= What this task involves =
Print, exactly as written, the line containing "Measurements on an" and every line after it, ending with the final line of the data below.

Data entries:

++++++++++

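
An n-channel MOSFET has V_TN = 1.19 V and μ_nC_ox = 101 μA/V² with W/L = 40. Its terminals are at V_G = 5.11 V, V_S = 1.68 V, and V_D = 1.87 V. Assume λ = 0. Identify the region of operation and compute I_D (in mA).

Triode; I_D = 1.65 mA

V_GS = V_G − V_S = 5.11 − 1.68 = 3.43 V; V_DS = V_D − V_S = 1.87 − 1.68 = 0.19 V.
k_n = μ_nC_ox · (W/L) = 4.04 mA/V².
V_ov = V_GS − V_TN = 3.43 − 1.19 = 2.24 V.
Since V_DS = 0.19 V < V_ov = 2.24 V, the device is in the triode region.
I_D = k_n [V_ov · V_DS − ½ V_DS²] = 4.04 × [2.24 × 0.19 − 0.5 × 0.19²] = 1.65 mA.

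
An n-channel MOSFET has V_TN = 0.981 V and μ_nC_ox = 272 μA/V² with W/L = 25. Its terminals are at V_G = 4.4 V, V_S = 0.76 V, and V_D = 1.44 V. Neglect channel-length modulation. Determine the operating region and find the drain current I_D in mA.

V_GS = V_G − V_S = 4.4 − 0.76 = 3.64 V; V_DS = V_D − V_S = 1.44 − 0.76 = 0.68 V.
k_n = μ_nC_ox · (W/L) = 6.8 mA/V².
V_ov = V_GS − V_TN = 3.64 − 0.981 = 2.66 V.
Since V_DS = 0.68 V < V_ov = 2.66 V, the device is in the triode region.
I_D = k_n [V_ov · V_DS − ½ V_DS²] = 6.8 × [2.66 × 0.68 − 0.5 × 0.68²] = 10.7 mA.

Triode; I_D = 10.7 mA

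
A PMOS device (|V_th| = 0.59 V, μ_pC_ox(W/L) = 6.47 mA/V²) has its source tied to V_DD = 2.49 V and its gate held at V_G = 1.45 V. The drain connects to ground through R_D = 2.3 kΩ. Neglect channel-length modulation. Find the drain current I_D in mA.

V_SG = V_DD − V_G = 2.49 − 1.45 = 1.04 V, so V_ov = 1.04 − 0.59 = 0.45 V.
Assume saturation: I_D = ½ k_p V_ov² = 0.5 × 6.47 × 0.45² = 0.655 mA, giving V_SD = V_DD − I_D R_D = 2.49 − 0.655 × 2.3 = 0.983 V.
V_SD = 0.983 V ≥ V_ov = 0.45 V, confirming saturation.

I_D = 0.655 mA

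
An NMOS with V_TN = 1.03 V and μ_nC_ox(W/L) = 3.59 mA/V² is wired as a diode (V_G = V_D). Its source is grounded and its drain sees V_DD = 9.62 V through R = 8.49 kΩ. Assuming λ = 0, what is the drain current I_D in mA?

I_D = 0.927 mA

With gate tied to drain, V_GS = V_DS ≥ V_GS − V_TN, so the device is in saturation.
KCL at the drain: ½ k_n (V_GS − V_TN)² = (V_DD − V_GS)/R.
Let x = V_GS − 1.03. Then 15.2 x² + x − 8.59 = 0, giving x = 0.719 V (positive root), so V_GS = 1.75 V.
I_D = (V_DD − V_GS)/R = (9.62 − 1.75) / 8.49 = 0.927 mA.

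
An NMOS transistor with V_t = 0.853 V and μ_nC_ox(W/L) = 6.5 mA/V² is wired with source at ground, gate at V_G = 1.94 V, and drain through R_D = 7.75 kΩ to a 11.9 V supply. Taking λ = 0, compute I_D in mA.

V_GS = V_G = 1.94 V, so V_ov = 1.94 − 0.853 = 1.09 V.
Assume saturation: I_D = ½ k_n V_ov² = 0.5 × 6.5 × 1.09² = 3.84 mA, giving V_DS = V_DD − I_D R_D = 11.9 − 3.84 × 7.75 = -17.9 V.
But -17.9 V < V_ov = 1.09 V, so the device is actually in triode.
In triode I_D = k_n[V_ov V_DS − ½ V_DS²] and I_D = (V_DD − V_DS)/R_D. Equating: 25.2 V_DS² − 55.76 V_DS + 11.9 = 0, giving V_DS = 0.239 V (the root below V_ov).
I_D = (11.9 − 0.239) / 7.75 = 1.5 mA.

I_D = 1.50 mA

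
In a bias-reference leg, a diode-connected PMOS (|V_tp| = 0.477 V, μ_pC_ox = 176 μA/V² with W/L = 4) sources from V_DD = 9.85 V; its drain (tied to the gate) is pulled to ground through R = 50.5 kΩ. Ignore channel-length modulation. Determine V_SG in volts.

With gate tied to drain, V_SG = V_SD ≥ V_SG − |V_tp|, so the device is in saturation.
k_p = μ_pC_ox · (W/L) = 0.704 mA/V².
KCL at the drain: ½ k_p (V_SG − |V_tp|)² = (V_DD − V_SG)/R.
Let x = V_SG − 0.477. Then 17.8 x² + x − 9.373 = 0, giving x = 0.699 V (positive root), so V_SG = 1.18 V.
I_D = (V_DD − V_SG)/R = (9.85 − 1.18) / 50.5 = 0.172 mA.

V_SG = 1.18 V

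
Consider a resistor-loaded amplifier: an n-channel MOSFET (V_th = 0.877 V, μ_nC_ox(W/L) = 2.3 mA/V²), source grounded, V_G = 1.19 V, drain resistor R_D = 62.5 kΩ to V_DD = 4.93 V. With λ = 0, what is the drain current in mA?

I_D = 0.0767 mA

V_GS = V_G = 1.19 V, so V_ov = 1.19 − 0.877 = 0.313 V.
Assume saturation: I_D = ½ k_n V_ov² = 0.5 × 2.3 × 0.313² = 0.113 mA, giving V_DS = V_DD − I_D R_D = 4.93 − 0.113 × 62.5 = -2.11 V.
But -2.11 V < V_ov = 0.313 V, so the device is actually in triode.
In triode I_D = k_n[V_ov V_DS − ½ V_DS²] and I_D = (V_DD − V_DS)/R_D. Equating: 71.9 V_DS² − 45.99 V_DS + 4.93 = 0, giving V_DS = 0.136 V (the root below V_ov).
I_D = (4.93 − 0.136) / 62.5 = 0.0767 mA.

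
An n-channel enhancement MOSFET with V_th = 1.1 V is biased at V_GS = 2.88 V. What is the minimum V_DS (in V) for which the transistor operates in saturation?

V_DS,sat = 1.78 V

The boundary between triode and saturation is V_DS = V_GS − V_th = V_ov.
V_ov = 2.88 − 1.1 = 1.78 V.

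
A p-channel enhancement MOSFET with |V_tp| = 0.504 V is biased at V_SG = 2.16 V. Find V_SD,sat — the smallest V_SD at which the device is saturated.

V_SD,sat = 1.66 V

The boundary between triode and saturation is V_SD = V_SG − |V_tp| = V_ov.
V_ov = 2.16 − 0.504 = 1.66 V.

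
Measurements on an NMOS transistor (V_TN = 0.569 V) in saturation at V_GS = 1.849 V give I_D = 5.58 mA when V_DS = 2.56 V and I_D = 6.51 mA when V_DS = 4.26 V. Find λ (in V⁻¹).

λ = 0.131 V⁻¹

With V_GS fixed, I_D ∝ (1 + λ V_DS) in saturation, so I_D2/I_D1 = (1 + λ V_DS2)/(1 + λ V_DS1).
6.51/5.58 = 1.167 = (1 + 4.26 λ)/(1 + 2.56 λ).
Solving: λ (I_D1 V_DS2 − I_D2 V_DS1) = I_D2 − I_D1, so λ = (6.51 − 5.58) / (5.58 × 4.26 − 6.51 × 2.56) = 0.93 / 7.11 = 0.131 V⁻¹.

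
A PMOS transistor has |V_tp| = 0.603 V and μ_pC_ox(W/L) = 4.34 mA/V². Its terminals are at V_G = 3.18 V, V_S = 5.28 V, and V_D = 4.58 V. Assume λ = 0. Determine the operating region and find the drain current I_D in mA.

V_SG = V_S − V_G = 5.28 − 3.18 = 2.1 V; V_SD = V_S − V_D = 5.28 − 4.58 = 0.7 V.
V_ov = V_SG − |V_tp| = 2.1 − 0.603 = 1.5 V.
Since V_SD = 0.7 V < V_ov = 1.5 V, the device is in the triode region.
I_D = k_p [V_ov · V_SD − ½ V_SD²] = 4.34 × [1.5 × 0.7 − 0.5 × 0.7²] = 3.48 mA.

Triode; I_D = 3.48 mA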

++++++++++

= Result for this exercise =
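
Measurements on an NMOS transistor (V_TN = 0.569 V) in saturation at V_GS = 1.849 V give I_D = 5.58 mA when V_DS = 2.56 V and I_D = 6.51 mA when V_DS = 4.26 V. Find λ (in V⁻¹).

λ = 0.131 V⁻¹

With V_GS fixed, I_D ∝ (1 + λ V_DS) in saturation, so I_D2/I_D1 = (1 + λ V_DS2)/(1 + λ V_DS1).
6.51/5.58 = 1.167 = (1 + 4.26 λ)/(1 + 2.56 λ).
Solving: λ (I_D1 V_DS2 − I_D2 V_DS1) = I_D2 − I_D1, so λ = (6.51 − 5.58) / (5.58 × 4.26 − 6.51 × 2.56) = 0.93 / 7.11 = 0.131 V⁻¹.

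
A PMOS transistor has |V_tp| = 0.603 V and μ_pC_ox(W/L) = 4.34 mA/V². Its terminals are at V_G = 3.18 V, V_S = 5.28 V, and V_D = 4.58 V. Assume λ = 0. Determine the operating region and find the drain current I_D in mA.

V_SG = V_S − V_G = 5.28 − 3.18 = 2.1 V; V_SD = V_S − V_D = 5.28 − 4.58 = 0.7 V.
V_ov = V_SG − |V_tp| = 2.1 − 0.603 = 1.5 V.
Since V_SD = 0.7 V < V_ov = 1.5 V, the device is in the triode region.
I_D = k_p [V_ov · V_SD − ½ V_SD²] = 4.34 × [1.5 × 0.7 − 0.5 × 0.7²] = 3.48 mA.

Triode; I_D = 3.48 mA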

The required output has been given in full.